### [TASK TO COMPLETE]
Of the lines in the data below, write out exactly those from the one holding "A student constructed" through the one holding "S7 --1--> S7", both included.

Stored data
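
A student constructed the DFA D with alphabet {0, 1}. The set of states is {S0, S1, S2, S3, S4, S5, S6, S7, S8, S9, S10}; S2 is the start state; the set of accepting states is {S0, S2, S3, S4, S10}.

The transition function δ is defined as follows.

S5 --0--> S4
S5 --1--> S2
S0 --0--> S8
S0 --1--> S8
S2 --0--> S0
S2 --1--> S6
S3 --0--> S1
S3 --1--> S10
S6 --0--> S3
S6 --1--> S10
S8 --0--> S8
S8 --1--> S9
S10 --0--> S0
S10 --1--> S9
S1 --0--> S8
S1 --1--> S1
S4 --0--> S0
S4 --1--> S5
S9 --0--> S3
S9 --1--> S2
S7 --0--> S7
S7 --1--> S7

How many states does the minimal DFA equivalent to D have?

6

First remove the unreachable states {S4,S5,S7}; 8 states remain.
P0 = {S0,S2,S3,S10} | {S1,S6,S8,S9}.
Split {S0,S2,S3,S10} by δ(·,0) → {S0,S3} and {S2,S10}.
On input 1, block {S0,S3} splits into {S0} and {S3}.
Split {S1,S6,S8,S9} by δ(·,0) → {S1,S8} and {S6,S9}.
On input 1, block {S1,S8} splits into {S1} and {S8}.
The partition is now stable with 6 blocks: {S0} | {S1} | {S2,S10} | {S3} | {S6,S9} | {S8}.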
* * *
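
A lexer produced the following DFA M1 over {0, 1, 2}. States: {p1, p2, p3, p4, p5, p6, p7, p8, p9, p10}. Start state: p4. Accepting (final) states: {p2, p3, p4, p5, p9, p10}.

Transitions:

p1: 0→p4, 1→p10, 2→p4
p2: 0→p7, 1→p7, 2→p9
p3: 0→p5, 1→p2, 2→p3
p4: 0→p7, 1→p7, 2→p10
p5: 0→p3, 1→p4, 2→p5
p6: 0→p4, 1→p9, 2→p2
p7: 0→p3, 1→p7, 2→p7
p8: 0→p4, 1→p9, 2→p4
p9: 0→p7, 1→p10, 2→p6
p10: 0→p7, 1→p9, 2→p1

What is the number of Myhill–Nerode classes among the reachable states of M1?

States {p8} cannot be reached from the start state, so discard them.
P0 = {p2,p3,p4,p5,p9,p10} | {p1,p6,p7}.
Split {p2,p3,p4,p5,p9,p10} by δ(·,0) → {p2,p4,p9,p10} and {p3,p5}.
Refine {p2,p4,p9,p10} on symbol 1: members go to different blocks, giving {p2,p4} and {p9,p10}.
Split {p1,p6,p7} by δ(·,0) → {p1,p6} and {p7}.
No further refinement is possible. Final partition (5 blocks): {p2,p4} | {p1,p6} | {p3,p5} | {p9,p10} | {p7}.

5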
--
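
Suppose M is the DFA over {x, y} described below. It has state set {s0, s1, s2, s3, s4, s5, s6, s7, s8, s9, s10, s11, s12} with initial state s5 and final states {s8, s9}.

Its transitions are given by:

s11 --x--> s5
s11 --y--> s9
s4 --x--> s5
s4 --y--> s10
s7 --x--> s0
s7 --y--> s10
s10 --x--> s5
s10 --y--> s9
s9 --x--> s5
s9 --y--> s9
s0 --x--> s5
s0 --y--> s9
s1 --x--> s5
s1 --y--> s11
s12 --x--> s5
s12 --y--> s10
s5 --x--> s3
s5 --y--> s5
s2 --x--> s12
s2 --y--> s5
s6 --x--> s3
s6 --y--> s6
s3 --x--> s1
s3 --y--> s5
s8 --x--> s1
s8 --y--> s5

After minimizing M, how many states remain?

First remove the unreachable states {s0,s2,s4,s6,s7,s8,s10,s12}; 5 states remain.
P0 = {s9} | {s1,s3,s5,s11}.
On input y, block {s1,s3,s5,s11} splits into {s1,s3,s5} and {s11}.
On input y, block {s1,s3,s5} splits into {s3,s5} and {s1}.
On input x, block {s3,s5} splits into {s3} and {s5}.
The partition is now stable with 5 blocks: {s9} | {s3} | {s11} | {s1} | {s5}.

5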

### [RESPONSE]
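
A student constructed the DFA D with alphabet {0, 1}. The set of states is {S0, S1, S2, S3, S4, S5, S6, S7, S8, S9, S10}; S2 is the start state; the set of accepting states is {S0, S2, S3, S4, S10}.

The transition function δ is defined as follows.

S5 --0--> S4
S5 --1--> S2
S0 --0--> S8
S0 --1--> S8
S2 --0--> S0
S2 --1--> S6
S3 --0--> S1
S3 --1--> S10
S6 --0--> S3
S6 --1--> S10
S8 --0--> S8
S8 --1--> S9
S10 --0--> S0
S10 --1--> S9
S1 --0--> S8
S1 --1--> S1
S4 --0--> S0
S4 --1--> S5
S9 --0--> S3
S9 --1--> S2
S7 --0--> S7
S7 --1--> S7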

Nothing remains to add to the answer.